Data extracts below:

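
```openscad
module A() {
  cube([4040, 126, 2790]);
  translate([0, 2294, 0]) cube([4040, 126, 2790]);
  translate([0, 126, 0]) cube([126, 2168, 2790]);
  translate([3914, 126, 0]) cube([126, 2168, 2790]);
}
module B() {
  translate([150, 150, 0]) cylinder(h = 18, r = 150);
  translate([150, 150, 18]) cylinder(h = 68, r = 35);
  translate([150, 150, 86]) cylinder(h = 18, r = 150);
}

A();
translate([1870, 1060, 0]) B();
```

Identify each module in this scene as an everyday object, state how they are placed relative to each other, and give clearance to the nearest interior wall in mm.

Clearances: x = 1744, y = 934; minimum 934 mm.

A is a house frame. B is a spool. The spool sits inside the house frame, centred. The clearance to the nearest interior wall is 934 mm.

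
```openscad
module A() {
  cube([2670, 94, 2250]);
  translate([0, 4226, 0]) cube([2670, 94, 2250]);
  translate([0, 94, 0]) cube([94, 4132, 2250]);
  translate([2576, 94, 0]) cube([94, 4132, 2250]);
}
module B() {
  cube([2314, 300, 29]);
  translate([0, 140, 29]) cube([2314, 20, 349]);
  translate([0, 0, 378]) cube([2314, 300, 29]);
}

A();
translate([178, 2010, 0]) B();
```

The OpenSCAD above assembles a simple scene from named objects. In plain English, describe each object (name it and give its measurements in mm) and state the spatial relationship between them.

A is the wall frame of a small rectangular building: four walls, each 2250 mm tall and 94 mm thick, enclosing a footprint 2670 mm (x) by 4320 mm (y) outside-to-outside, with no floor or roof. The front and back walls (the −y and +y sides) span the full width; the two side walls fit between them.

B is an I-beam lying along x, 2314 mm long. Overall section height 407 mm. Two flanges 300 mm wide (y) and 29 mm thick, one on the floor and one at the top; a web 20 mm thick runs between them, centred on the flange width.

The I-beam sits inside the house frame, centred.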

End of Data extracts.

Each line in the data that has the word "cylinder" counts once; state how many such lines there are, without comment.

3